Source information below:

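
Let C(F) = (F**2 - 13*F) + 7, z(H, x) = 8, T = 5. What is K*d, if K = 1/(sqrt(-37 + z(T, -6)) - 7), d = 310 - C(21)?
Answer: -315/26 - 45*I*sqrt(29)/26 ≈ -12.115 - 9.3205*I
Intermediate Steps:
C(F) = 7 + F**2 - 13*F
d = 135 (d = 310 - (7 + 21**2 - 13*21) = 310 - (7 + 441 - 273) = 310 - 1*175 = 310 - 175 = 135)
K = 1/(-7 + I*sqrt(29)) (K = 1/(sqrt(-37 + 8) - 7) = 1/(sqrt(-29) - 7) = 1/(I*sqrt(29) - 7) = 1/(-7 + I*sqrt(29)) ≈ -0.089744 - 0.069041*I)
K*d = (-7/78 - I*sqrt(29)/78)*135 = -315/26 - 45*I*sqrt(29)/26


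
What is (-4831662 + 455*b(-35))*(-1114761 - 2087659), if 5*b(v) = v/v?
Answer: 15472719601820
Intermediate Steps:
b(v) = 1/5 (b(v) = (v/v)/5 = (1/5)*1 = 1/5)
(-4831662 + 455*b(-35))*(-1114761 - 2087659) = (-4831662 + 455*(1/5))*(-1114761 - 2087659) = (-4831662 + 91)*(-3202420) = -4831571*(-3202420) = 15472719601820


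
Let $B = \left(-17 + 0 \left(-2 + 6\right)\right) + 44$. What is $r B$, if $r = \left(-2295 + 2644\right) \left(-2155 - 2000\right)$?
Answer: $-39152565$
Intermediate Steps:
$B = 27$ ($B = \left(-17 + 0 \cdot 4\right) + 44 = \left(-17 + 0\right) + 44 = -17 + 44 = 27$)
$r = -1450095$ ($r = 349 \left(-4155\right) = -1450095$)
$r B = \left(-1450095\right) 27 = -39152565$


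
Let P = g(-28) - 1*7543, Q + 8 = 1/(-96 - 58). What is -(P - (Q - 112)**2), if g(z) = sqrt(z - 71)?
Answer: 520437149/23716 - 3*I*sqrt(11) ≈ 21945.0 - 9.9499*I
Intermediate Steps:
Q = -1233/154 (Q = -8 + 1/(-96 - 58) = -8 + 1/(-154) = -8 - 1/154 = -1233/154 ≈ -8.0065)
g(z) = sqrt(-71 + z)
P = -7543 + 3*I*sqrt(11) (P = sqrt(-71 - 28) - 1*7543 = sqrt(-99) - 7543 = 3*I*sqrt(11) - 7543 = -7543 + 3*I*sqrt(11) ≈ -7543.0 + 9.9499*I)
-(P - (Q - 112)**2) = -((-7543 + 3*I*sqrt(11)) - (-1233/154 - 112)**2) = -((-7543 + 3*I*sqrt(11)) - (-18481/154)**2) = -((-7543 + 3*I*sqrt(11)) - 1*341547361/23716) = -((-7543 + 3*I*sqrt(11)) - 341547361/23716) = -(-520437149/23716 + 3*I*sqrt(11)) = 520437149/23716 - 3*I*sqrt(11)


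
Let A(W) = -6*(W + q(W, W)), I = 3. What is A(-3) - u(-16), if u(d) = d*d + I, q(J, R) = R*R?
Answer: -295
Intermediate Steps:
q(J, R) = R²
A(W) = -6*W - 6*W² (A(W) = -6*(W + W²) = -6*W - 6*W²)
u(d) = 3 + d² (u(d) = d*d + 3 = d² + 3 = 3 + d²)
A(-3) - u(-16) = 6*(-3)*(-1 - 1*(-3)) - (3 + (-16)²) = 6*(-3)*(-1 + 3) - (3 + 256) = 6*(-3)*2 - 1*259 = -36 - 259 = -295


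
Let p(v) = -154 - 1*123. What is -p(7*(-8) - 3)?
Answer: 277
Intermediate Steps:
p(v) = -277 (p(v) = -154 - 123 = -277)
-p(7*(-8) - 3) = -1*(-277) = 277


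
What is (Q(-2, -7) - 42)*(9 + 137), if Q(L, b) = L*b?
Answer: -4088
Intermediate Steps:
(Q(-2, -7) - 42)*(9 + 137) = (-2*(-7) - 42)*(9 + 137) = (14 - 42)*146 = -28*146 = -4088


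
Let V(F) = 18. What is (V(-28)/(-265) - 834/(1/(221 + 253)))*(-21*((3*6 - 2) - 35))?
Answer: -41798744442/265 ≈ -1.5773e+8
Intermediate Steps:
(V(-28)/(-265) - 834/(1/(221 + 253)))*(-21*((3*6 - 2) - 35)) = (18/(-265) - 834/(1/(221 + 253)))*(-21*((3*6 - 2) - 35)) = (18*(-1/265) - 834/(1/474))*(-21*((18 - 2) - 35)) = (-18/265 - 834/1/474)*(-21*(16 - 35)) = (-18/265 - 834*474)*(-21*(-19)) = (-18/265 - 395316)*399 = -104758758/265*399 = -41798744442/265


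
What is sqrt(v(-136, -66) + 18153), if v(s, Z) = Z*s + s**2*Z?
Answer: 3*I*sqrt(132623) ≈ 1092.5*I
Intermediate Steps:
v(s, Z) = Z*s + Z*s**2
sqrt(v(-136, -66) + 18153) = sqrt(-66*(-136)*(1 - 136) + 18153) = sqrt(-66*(-136)*(-135) + 18153) = sqrt(-1211760 + 18153) = sqrt(-1193607) = 3*I*sqrt(132623)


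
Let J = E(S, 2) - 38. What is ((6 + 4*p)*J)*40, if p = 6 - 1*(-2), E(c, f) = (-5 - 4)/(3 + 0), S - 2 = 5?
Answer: -62320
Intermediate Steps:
S = 7 (S = 2 + 5 = 7)
E(c, f) = -3 (E(c, f) = -9/3 = -9*⅓ = -3)
p = 8 (p = 6 + 2 = 8)
J = -41 (J = -3 - 38 = -41)
((6 + 4*p)*J)*40 = ((6 + 4*8)*(-41))*40 = ((6 + 32)*(-41))*40 = (38*(-41))*40 = -1558*40 = -62320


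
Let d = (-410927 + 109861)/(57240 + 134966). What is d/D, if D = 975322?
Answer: -150533/93731370166 ≈ -1.6060e-6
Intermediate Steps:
d = -150533/96103 (d = -301066/192206 = -301066*1/192206 = -150533/96103 ≈ -1.5664)
d/D = -150533/96103/975322 = -150533/96103*1/975322 = -150533/93731370166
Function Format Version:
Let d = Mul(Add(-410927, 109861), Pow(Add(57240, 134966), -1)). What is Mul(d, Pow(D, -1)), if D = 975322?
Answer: Rational(-150533, 93731370166) ≈ -1.6060e-6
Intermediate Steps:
d = Rational(-150533, 96103) (d = Mul(-301066, Pow(192206, -1)) = Mul(-301066, Rational(1, 192206)) = Rational(-150533, 96103) ≈ -1.5664)
Mul(d, Pow(D, -1)) = Mul(Rational(-150533, 96103), Pow(975322, -1)) = Mul(Rational(-150533, 96103), Rational(1, 975322)) = Rational(-150533, 93731370166)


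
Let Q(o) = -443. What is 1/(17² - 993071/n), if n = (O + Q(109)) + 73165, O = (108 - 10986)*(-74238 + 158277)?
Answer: 914103520/264176910351 ≈ 0.0034602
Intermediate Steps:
O = -914176242 (O = -10878*84039 = -914176242)
n = -914103520 (n = (-914176242 - 443) + 73165 = -914176685 + 73165 = -914103520)
1/(17² - 993071/n) = 1/(17² - 993071/(-914103520)) = 1/(289 - 993071*(-1/914103520)) = 1/(289 + 993071/914103520) = 1/(264176910351/914103520) = 914103520/264176910351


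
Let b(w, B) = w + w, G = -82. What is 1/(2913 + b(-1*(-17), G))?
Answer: 1/2947 ≈ 0.00033933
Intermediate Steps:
b(w, B) = 2*w
1/(2913 + b(-1*(-17), G)) = 1/(2913 + 2*(-1*(-17))) = 1/(2913 + 2*17) = 1/(2913 + 34) = 1/2947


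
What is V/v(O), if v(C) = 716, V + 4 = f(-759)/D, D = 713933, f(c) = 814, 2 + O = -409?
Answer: -129769/23235274 ≈ -0.0055850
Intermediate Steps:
O = -411 (O = -2 - 409 = -411)
V = -259538/64903 (V = -4 + 814/713933 = -4 + 814*(1/713933) = -4 + 74/64903 = -259538/64903 ≈ -3.9989)
V/v(O) = -259538/64903/716 = -259538/64903*1/716 = -129769/23235274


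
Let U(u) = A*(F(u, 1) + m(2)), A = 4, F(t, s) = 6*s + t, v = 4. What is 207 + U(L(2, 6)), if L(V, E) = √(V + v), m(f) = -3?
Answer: 219 + 4*√6 ≈ 228.80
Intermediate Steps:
F(t, s) = t + 6*s
L(V, E) = √(4 + V) (L(V, E) = √(V + 4) = √(4 + V))
U(u) = 12 + 4*u (U(u) = 4*((u + 6*1) - 3) = 4*((u + 6) - 3) = 4*((6 + u) - 3) = 4*(3 + u) = 12 + 4*u)
207 + U(L(2, 6)) = 207 + (12 + 4*√(4 + 2)) = 207 + (12 + 4*√6) = 219 + 4*√6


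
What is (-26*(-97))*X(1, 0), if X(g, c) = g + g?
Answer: 5044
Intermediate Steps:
X(g, c) = 2*g
(-26*(-97))*X(1, 0) = (-26*(-97))*(2*1) = 2522*2 = 5044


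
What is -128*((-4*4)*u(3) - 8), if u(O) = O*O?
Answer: 19456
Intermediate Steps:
u(O) = O**2
-128*((-4*4)*u(3) - 8) = -128*(-4*4*3**2 - 8) = -128*(-16*9 - 8) = -128*(-144 - 8) = -128*(-152) = 19456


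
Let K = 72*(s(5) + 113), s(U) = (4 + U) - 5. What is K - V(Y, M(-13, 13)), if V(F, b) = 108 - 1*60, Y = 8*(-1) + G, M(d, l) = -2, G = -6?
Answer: 8376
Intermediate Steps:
Y = -14 (Y = 8*(-1) - 6 = -8 - 6 = -14)
s(U) = -1 + U
V(F, b) = 48 (V(F, b) = 108 - 60 = 48)
K = 8424 (K = 72*((-1 + 5) + 113) = 72*(4 + 113) = 72*117 = 8424)
K - V(Y, M(-13, 13)) = 8424 - 1*48 = 8424 - 48 = 8376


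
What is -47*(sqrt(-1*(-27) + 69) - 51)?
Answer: 2397 - 188*sqrt(6) ≈ 1936.5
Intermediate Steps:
-47*(sqrt(-1*(-27) + 69) - 51) = -47*(sqrt(27 + 69) - 51) = -47*(sqrt(96) - 51) = -47*(4*sqrt(6) - 51) = -47*(-51 + 4*sqrt(6)) = 2397 - 188*sqrt(6)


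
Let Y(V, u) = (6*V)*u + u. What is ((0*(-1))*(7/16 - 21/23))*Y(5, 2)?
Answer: 0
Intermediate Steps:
Y(V, u) = u + 6*V*u (Y(V, u) = 6*V*u + u = u + 6*V*u)
((0*(-1))*(7/16 - 21/23))*Y(5, 2) = ((0*(-1))*(7/16 - 21/23))*(2*(1 + 6*5)) = (0*(7*(1/16) - 21*1/23))*(2*(1 + 30)) = (0*(7/16 - 21/23))*(2*31) = (0*(-175/368))*62 = 0*62 = 0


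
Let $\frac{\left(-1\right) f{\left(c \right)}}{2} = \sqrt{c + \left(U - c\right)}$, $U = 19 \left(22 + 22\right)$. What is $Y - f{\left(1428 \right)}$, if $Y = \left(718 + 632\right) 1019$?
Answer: $1375650 + 4 \sqrt{209} \approx 1.3757 \cdot 10^{6}$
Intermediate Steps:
$U = 836$ ($U = 19 \cdot 44 = 836$)
$f{\left(c \right)} = - 4 \sqrt{209}$ ($f{\left(c \right)} = - 2 \sqrt{c - \left(-836 + c\right)} = - 2 \sqrt{836} = - 2 \cdot 2 \sqrt{209} = - 4 \sqrt{209}$)
$Y = 1375650$ ($Y = 1350 \cdot 1019 = 1375650$)
$Y - f{\left(1428 \right)} = 1375650 - - 4 \sqrt{209} = 1375650 + 4 \sqrt{209}$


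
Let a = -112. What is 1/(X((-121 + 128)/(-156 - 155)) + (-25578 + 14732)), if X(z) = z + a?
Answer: -311/3407945 ≈ -9.1257e-5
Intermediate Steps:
X(z) = -112 + z (X(z) = z - 112 = -112 + z)
1/(X((-121 + 128)/(-156 - 155)) + (-25578 + 14732)) = 1/((-112 + (-121 + 128)/(-156 - 155)) + (-25578 + 14732)) = 1/((-112 + 7/(-311)) - 10846) = 1/((-112 + 7*(-1/311)) - 10846) = 1/((-112 - 7/311) - 10846) = 1/(-34839/311 - 10846) = 1/(-3407945/311) = -311/3407945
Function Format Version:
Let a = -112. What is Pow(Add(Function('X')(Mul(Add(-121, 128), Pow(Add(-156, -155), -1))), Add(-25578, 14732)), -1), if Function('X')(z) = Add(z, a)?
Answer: Rational(-311, 3407945) ≈ -9.1257e-5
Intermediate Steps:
Function('X')(z) = Add(-112, z) (Function('X')(z) = Add(z, -112) = Add(-112, z))
Pow(Add(Function('X')(Mul(Add(-121, 128), Pow(Add(-156, -155), -1))), Add(-25578, 14732)), -1) = Pow(Add(Add(-112, Mul(Add(-121, 128), Pow(Add(-156, -155), -1))), Add(-25578, 14732)), -1) = Pow(Add(Add(-112, Mul(7, Pow(-311, -1))), -10846), -1) = Pow(Add(Add(-112, Mul(7, Rational(-1, 311))), -10846), -1) = Pow(Add(Add(-112, Rational(-7, 311)), -10846), -1) = Pow(Add(Rational(-34839, 311), -10846), -1) = Pow(Rational(-3407945, 311), -1) = Rational(-311, 3407945)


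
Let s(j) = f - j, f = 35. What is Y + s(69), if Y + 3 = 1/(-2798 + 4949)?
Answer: -79586/2151 ≈ -37.000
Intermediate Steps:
s(j) = 35 - j
Y = -6452/2151 (Y = -3 + 1/(-2798 + 4949) = -3 + 1/2151 = -6452/2151 ≈ -2.9995)
Y + s(69) = -6452/2151 + (35 - 1*69) = -6452/2151 + (35 - 69) = -6452/2151 - 34 = -79586/2151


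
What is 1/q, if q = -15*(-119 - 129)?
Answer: 1/3720 ≈ 0.00026882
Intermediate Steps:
q = 3720 (q = -15*(-248) = 3720)
1/q = 1/3720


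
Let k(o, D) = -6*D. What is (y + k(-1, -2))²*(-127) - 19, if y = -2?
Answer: -12719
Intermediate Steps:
k(o, D) = -6*D
(y + k(-1, -2))²*(-127) - 19 = (-2 - 6*(-2))²*(-127) - 19 = (-2 + 12)²*(-127) - 19 = 10²*(-127) - 19 = 100*(-127) - 19 = -12700 - 19 = -12719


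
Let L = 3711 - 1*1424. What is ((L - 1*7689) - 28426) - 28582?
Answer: -62410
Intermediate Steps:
L = 2287 (L = 3711 - 1424 = 2287)
((L - 1*7689) - 28426) - 28582 = ((2287 - 1*7689) - 28426) - 28582 = ((2287 - 7689) - 28426) - 28582 = (-5402 - 28426) - 28582 = -33828 - 28582 = -62410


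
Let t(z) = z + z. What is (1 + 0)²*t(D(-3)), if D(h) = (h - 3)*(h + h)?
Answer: 72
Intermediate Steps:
D(h) = 2*h*(-3 + h) (D(h) = (-3 + h)*(2*h) = 2*h*(-3 + h))
t(z) = 2*z
(1 + 0)²*t(D(-3)) = (1 + 0)²*(2*(2*(-3)*(-3 - 3))) = 1²*(2*(2*(-3)*(-6))) = 1*(2*36) = 1*72 = 72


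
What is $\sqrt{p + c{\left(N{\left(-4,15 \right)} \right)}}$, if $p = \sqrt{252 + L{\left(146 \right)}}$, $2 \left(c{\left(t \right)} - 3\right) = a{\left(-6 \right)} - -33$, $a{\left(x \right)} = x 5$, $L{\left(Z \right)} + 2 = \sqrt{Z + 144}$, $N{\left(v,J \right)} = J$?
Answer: $\frac{\sqrt{18 + 4 \sqrt{250 + \sqrt{290}}}}{2} \approx 4.5652$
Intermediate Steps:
$L{\left(Z \right)} = -2 + \sqrt{144 + Z}$ ($L{\left(Z \right)} = -2 + \sqrt{Z + 144} = -2 + \sqrt{144 + Z}$)
$a{\left(x \right)} = 5 x$
$c{\left(t \right)} = \frac{9}{2}$ ($c{\left(t \right)} = 3 + \frac{5 \left(-6\right) - -33}{2} = 3 + \frac{-30 + 33}{2} = 3 + \frac{1}{2} \cdot 3 = 3 + \frac{3}{2} = \frac{9}{2}$)
$p = \sqrt{250 + \sqrt{290}}$ ($p = \sqrt{252 - \left(2 - \sqrt{144 + 146}\right)} = \sqrt{252 - \left(2 - \sqrt{290}\right)} = \sqrt{250 + \sqrt{290}} \approx 16.341$)
$\sqrt{p + c{\left(N{\left(-4,15 \right)} \right)}} = \sqrt{\sqrt{250 + \sqrt{290}} + \frac{9}{2}} = \sqrt{\frac{9}{2} + \sqrt{250 + \sqrt{290}}}$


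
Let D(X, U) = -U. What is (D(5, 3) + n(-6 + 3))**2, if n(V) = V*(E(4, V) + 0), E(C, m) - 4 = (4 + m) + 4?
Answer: 900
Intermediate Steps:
E(C, m) = 12 + m (E(C, m) = 4 + ((4 + m) + 4) = 4 + (8 + m) = 12 + m)
n(V) = V*(12 + V) (n(V) = V*((12 + V) + 0) = V*(12 + V))
(D(5, 3) + n(-6 + 3))**2 = (-1*3 + (-6 + 3)*(12 + (-6 + 3)))**2 = (-3 - 3*(12 - 3))**2 = (-3 - 3*9)**2 = (-3 - 27)**2 = (-30)**2 = 900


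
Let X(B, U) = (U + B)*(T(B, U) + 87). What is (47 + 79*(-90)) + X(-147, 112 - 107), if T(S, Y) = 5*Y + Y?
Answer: -23677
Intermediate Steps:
T(S, Y) = 6*Y
X(B, U) = (87 + 6*U)*(B + U) (X(B, U) = (U + B)*(6*U + 87) = (B + U)*(87 + 6*U) = (87 + 6*U)*(B + U))
(47 + 79*(-90)) + X(-147, 112 - 107) = (47 + 79*(-90)) + (6*(112 - 107)² + 87*(-147) + 87*(112 - 107) + 6*(-147)*(112 - 107)) = (47 - 7110) + (6*5² - 12789 + 87*5 + 6*(-147)*5) = -7063 + (6*25 - 12789 + 435 - 4410) = -7063 + (150 - 12789 + 435 - 4410) = -7063 - 16614 = -23677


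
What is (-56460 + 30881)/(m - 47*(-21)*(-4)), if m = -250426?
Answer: 25579/254374 ≈ 0.10056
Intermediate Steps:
(-56460 + 30881)/(m - 47*(-21)*(-4)) = (-56460 + 30881)/(-250426 - 47*(-21)*(-4)) = -25579/(-250426 + 987*(-4)) = -25579/(-250426 - 3948) = -25579/(-254374) = -25579*(-1/254374) = 25579/254374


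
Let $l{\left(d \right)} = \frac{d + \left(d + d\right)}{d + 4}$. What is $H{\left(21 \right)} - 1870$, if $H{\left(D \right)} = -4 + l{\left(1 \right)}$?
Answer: $- \frac{9367}{5} \approx -1873.4$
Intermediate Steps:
$l{\left(d \right)} = \frac{3 d}{4 + d}$ ($l{\left(d \right)} = \frac{d + 2 d}{4 + d} = \frac{3 d}{4 + d}$)
$H{\left(D \right)} = - \frac{17}{5}$ ($H{\left(D \right)} = -4 + 3 \cdot 1 \frac{1}{4 + 1} = -4 + 3 \cdot 1 \cdot \frac{1}{5} = -4 + \frac{3}{5} = - \frac{17}{5}$)
$H{\left(21 \right)} - 1870 = - \frac{17}{5} - 1870 = - \frac{9367}{5}$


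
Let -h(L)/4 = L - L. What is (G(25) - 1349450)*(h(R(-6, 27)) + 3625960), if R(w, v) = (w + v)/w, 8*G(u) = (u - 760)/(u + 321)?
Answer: -1692996228947075/346 ≈ -4.8930e+12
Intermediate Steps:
G(u) = (-760 + u)/(8*(321 + u)) (G(u) = ((u - 760)/(u + 321))/8 = ((-760 + u)/(321 + u))/8 = (-760 + u)/(8*(321 + u)))
R(w, v) = (v + w)/w
h(L) = 0 (h(L) = -4*(L - L) = -4*0 = 0)
(G(25) - 1349450)*(h(R(-6, 27)) + 3625960) = ((-760 + 25)/(8*(321 + 25)) - 1349450)*(0 + 3625960) = ((⅛)*(-735)/346 - 1349450)*3625960 = ((⅛)*(1/346)*(-735) - 1349450)*3625960 = (-735/2768 - 1349450)*3625960 = -3735278335/2768*3625960 = -1692996228947075/346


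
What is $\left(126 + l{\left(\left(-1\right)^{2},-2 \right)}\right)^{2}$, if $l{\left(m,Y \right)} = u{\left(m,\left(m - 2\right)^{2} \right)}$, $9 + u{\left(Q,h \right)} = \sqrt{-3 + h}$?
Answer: $\left(117 + i \sqrt{2}\right)^{2} \approx 13687.0 + 330.93 i$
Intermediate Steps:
$u{\left(Q,h \right)} = -9 + \sqrt{-3 + h}$
$l{\left(m,Y \right)} = -9 + \sqrt{-3 + \left(-2 + m\right)^{2}}$ ($l{\left(m,Y \right)} = -9 + \sqrt{-3 + \left(m - 2\right)^{2}} = -9 + \sqrt{-3 + \left(-2 + m\right)^{2}}$)
$\left(126 + l{\left(\left(-1\right)^{2},-2 \right)}\right)^{2} = \left(126 - \left(9 - \sqrt{-3 + \left(-2 + \left(-1\right)^{2}\right)^{2}}\right)\right)^{2} = \left(126 - \left(9 - \sqrt{-3 + \left(-2 + 1\right)^{2}}\right)\right)^{2} = \left(126 - \left(9 - \sqrt{-3 + \left(-1\right)^{2}}\right)\right)^{2} = \left(126 - \left(9 - \sqrt{-3 + 1}\right)\right)^{2} = \left(126 - \left(9 - \sqrt{-2}\right)\right)^{2} = \left(126 - \left(9 - i \sqrt{2}\right)\right)^{2} = \left(117 + i \sqrt{2}\right)^{2}$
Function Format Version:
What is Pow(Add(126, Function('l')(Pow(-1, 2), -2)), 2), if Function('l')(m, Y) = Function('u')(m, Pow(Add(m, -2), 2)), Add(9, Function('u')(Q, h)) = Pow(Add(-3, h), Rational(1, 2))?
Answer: Pow(Add(117, Mul(I, Pow(2, Rational(1, 2)))), 2) ≈ Add(13687., Mul(330.93, I))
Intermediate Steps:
Function('u')(Q, h) = Add(-9, Pow(Add(-3, h), Rational(1, 2)))
Function('l')(m, Y) = Add(-9, Pow(Add(-3, Pow(Add(-2, m), 2)), Rational(1, 2))) (Function('l')(m, Y) = Add(-9, Pow(Add(-3, Pow(Add(m, -2), 2)), Rational(1, 2))) = Add(-9, Pow(Add(-3, Pow(Add(-2, m), 2)), Rational(1, 2))))
Pow(Add(126, Function('l')(Pow(-1, 2), -2)), 2) = Pow(Add(126, Add(-9, Pow(Add(-3, Pow(Add(-2, Pow(-1, 2)), 2)), Rational(1, 2)))), 2) = Pow(Add(126, Add(-9, Pow(Add(-3, Pow(Add(-2, 1), 2)), Rational(1, 2)))), 2) = Pow(Add(126, Add(-9, Pow(Add(-3, Pow(-1, 2)), Rational(1, 2)))), 2) = Pow(Add(126, Add(-9, Pow(Add(-3, 1), Rational(1, 2)))), 2) = Pow(Add(126, Add(-9, Pow(-2, Rational(1, 2)))), 2) = Pow(Add(126, Add(-9, Mul(I, Pow(2, Rational(1, 2))))), 2) = Pow(Add(117, Mul(I, Pow(2, Rational(1, 2)))), 2)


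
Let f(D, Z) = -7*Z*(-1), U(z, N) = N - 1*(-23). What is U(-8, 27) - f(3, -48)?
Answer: 386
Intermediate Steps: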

End of Source information.

▶ [What you need to do]
The reply should consist solely of the lines of the data, exact, from the opening line through the line with "Answer: -315/26 - 45*I*sqrt(29)/26", inclusive.

▶ [Problem solution]
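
Let C(F) = (F**2 - 13*F) + 7, z(H, x) = 8, T = 5. What is K*d, if K = 1/(sqrt(-37 + z(T, -6)) - 7), d = 310 - C(21)?
Answer: -315/26 - 45*I*sqrt(29)/26 ≈ -12.115 - 9.3205*I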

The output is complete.